__Task description__:
For the records below, give the number of lines where the string "infill" occurs. Include nothing else.

Records from a data source:

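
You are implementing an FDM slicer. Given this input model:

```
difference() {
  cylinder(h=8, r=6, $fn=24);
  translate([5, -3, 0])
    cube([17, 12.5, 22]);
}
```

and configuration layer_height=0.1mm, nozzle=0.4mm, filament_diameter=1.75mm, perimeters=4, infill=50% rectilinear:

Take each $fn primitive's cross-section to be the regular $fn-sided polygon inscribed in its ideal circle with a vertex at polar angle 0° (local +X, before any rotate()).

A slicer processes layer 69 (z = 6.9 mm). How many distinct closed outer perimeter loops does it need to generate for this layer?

1

At z = 6.9 mm: the r=6 cylinder gives a regular 24-gon of circumradius 6 (constant along its height); the cube at (5, -3) is present — its section is the full 17×12.5 rectangle; After the difference (first − rest): starting from the r=6 cylinder, the 17×12.5 cube at (5, -3) partially overlaps it — only the 4.25 mm² overlap (of its 212.50 mm²) is removed, clipping the outline — 1 connected region. The result has 1 disconnected region.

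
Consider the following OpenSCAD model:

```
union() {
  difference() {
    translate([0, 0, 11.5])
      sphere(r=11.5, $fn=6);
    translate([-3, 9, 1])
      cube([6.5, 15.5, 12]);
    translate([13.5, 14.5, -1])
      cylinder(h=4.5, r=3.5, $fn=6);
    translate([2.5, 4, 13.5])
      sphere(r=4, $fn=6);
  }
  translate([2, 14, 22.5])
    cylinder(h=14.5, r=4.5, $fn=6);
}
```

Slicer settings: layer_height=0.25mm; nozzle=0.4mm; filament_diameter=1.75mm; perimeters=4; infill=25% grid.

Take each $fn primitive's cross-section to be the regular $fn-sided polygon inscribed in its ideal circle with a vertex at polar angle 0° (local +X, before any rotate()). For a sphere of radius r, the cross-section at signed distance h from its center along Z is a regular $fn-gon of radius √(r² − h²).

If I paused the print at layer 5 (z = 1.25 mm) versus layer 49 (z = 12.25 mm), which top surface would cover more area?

layer 49 (z = 12.25 mm)

Layer 5 (z = 1.25): the r=11.5 sphere contributes a regular 6-gon of circumradius √(11.5²−10.25²) = 5.214 (area = (6/2)·5.214²·sin(360°/6) = 70.64 mm²); the cube at (-3, 9) (footprint 6.5×15.5) is included at this height (area 100.75 mm²); the cylinder at (13.5, 14.5): section is a regular 6-gon, circumradius r=3.5 (area = (6/2)·3.500²·sin(360°/6) = 31.83 mm²); the sphere at (2.5, 4) is absent (|z−center|=12.250 > r=4); Taking the first minus the rest: starting from the r=11.5 sphere (70.64 mm²), the 6.5×15.5 cube at (-3, 9) misses the remaining region (no effect); the r=3.5 cylinder at (13.5, 14.5) misses the remaining region (no effect) — area = 70.64 mm²; the cylinder at (2, 14) does not reach this height (z outside [22.5, 37]); Combining (union): only the result so far is present, so the union is just that shape — area = 70.64 mm². So its area = 70.64 mm². Layer 49 (z = 12.25): the r=11.5 sphere contributes a regular 6-gon of circumradius √(11.5²−0.75²) = 11.476 (area = (6/2)·11.476²·sin(360°/6) = 342.13 mm²); the 6.5×15.5 cube at (-3, 9) contributes its full rectangle (area 100.75 mm²); the cylinder at (13.5, 14.5) is not intersected at this z (z outside [-1, 3.5]); the r=4 sphere at (2.5, 4) slices to a regular 6-gon of circumradius 3.800 (√(r²−h²) with h=1.25 from center) (area = (6/2)·3.800²·sin(360°/6) = 37.51 mm²); Subtracting the remaining from the first: starting from the r=11.5 sphere (342.13 mm²), the 6.5×15.5 cube at (-3, 9) partially overlaps it — only the 6.10 mm² overlap (of its 100.75 mm²) is removed, clipping the outline; the r=4 sphere at (2.5, 4) lies wholly inside it (removes its full 37.51 mm² and its 22.80 mm outline becomes a hole wall) — area = 298.53 mm²; the cylinder at (2, 14) is not intersected at this z (z outside [22.5, 37]); Combining (union): only that combined region is present, so the union is just that shape — area = 298.53 mm². So its area = 298.53 mm². Layer 49 is larger (298.53 vs 70.64 mm²).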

__Written reply__:
2